Material provided section start

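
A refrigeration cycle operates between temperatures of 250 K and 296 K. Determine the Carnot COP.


dT = 296 - 250 = 46 K
COP_carnot = T_cold / dT = 250 / 46
COP_carnot = 5.435

5.435


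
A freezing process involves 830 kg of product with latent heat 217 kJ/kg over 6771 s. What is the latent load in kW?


Q_lat = m * h_fg / t
Q_lat = 830 * 217 / 6771
Q_lat = 26.6 kW

26.6


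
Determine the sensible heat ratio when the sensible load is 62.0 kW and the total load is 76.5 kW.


SHR = Q_sensible / Q_total
SHR = 62.0 / 76.5
SHR = 0.81

0.81


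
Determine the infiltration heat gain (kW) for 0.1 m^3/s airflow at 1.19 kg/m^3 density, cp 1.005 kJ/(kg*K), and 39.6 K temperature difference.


Q = V_dot * rho * cp * dT
Q = 0.1 * 1.19 * 1.005 * 39.6
Q = 4.736 kW

4.736


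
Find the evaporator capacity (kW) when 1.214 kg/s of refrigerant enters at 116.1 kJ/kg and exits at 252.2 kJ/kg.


dh = 252.2 - 116.1 = 136.1 kJ/kg
Q_evap = m_dot * dh = 1.214 * 136.1
Q_evap = 165.23 kW

165.23


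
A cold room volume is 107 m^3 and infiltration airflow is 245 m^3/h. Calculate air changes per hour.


ACH = flow / volume
ACH = 245 / 107
ACH = 2.29

2.29


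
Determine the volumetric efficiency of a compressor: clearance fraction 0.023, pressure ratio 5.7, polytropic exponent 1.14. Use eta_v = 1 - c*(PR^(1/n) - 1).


PR^(1/n) = 5.7^(1/1.14) = 4.60307572
eta_v = 1 - 0.023 * (4.60307572 - 1)
eta_v = 0.9171

0.9171


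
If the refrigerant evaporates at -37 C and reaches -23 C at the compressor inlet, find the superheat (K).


Superheat = T_suction - T_evap
Superheat = -23 - (-37)
Superheat = 14 K

14


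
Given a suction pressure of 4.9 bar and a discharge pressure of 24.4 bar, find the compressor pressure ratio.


PR = P_high / P_low
PR = 24.4 / 4.9
PR = 4.98

4.98


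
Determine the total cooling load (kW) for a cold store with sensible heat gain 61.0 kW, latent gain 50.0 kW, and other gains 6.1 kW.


Q_total = Q_s + Q_l + Q_misc
Q_total = 61.0 + 50.0 + 6.1
Q_total = 117.1 kW

117.1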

Material provided section end

### Problem requirements:
An exact restatement of all the entries above is needed.

### Response below:
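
A refrigeration cycle operates between temperatures of 250 K and 296 K. Determine the Carnot COP.


dT = 296 - 250 = 46 K
COP_carnot = T_cold / dT = 250 / 46
COP_carnot = 5.435

5.435


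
A freezing process involves 830 kg of product with latent heat 217 kJ/kg over 6771 s. What is the latent load in kW?


Q_lat = m * h_fg / t
Q_lat = 830 * 217 / 6771
Q_lat = 26.6 kW

26.6


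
Determine the sensible heat ratio when the sensible load is 62.0 kW and the total load is 76.5 kW.


SHR = Q_sensible / Q_total
SHR = 62.0 / 76.5
SHR = 0.81

0.81


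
Determine the infiltration heat gain (kW) for 0.1 m^3/s airflow at 1.19 kg/m^3 density, cp 1.005 kJ/(kg*K), and 39.6 K temperature difference.


Q = V_dot * rho * cp * dT
Q = 0.1 * 1.19 * 1.005 * 39.6
Q = 4.736 kW

4.736


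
Find the evaporator capacity (kW) when 1.214 kg/s of refrigerant enters at 116.1 kJ/kg and exits at 252.2 kJ/kg.


dh = 252.2 - 116.1 = 136.1 kJ/kg
Q_evap = m_dot * dh = 1.214 * 136.1
Q_evap = 165.23 kW

165.23


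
A cold room volume is 107 m^3 and infiltration airflow is 245 m^3/h. Calculate air changes per hour.


ACH = flow / volume
ACH = 245 / 107
ACH = 2.29

2.29


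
Determine the volumetric efficiency of a compressor: clearance fraction 0.023, pressure ratio 5.7, polytropic exponent 1.14. Use eta_v = 1 - c*(PR^(1/n) - 1).


PR^(1/n) = 5.7^(1/1.14) = 4.60307572
eta_v = 1 - 0.023 * (4.60307572 - 1)
eta_v = 0.9171

0.9171


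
If the refrigerant evaporates at -37 C and reaches -23 C at the compressor inlet, find the superheat (K).


Superheat = T_suction - T_evap
Superheat = -23 - (-37)
Superheat = 14 K

14


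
Given a suction pressure of 4.9 bar and a discharge pressure of 24.4 bar, find the compressor pressure ratio.


PR = P_high / P_low
PR = 24.4 / 4.9
PR = 4.98

4.98


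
Determine the total cooling load (kW) for a cold store with sensible heat gain 61.0 kW, latent gain 50.0 kW, and other gains 6.1 kW.


Q_total = Q_s + Q_l + Q_misc
Q_total = 61.0 + 50.0 + 6.1
Q_total = 117.1 kW

117.1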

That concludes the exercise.